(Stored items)

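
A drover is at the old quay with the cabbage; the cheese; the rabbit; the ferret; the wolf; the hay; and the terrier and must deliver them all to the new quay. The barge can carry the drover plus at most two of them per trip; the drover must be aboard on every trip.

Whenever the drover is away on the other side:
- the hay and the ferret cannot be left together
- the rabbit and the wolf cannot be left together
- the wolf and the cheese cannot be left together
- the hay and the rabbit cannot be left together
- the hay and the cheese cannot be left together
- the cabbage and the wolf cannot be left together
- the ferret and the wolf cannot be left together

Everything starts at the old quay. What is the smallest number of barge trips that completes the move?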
==
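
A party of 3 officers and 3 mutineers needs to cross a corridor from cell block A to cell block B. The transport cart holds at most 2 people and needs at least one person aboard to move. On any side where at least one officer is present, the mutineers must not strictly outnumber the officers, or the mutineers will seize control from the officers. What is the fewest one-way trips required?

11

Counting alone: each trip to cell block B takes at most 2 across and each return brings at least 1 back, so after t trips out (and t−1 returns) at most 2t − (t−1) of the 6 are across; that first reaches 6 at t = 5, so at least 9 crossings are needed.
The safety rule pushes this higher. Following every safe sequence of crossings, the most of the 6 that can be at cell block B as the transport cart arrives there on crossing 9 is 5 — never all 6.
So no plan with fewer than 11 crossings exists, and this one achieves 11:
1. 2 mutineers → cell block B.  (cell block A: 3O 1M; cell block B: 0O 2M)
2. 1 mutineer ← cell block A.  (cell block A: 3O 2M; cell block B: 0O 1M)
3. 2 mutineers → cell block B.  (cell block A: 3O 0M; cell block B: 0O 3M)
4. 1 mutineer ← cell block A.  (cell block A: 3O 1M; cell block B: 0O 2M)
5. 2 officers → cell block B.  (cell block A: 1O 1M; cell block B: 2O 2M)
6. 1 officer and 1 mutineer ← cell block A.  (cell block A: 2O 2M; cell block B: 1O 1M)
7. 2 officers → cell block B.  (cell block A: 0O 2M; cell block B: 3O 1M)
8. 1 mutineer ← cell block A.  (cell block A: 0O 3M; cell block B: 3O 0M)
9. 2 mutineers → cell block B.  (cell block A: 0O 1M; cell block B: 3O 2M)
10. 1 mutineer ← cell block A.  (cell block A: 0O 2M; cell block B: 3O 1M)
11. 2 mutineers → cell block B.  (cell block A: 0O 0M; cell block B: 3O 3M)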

• _WHAT THE EXERCISE ASKS_
Look above for the line with "A drover is" and the line with "Everything starts at"; transcribe both and all lines in between, exactly, and nothing else.

• _RESPONSE TO THE EXERCISE_
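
A drover is at the old quay with the cabbage; the cheese; the rabbit; the ferret; the wolf; the hay; and the terrier and must deliver them all to the new quay. The barge can carry the drover plus at most two of them per trip; the drover must be aboard on every trip.

Whenever the drover is away on the other side:
- the hay and the ferret cannot be left together
- the rabbit and the wolf cannot be left together
- the wolf and the cheese cannot be left together
- the hay and the rabbit cannot be left together
- the hay and the cheese cannot be left together
- the cabbage and the wolf cannot be left together
- the ferret and the wolf cannot be left together

Everything starts at the old quay. What is the smallest number of barge trips that completes the move?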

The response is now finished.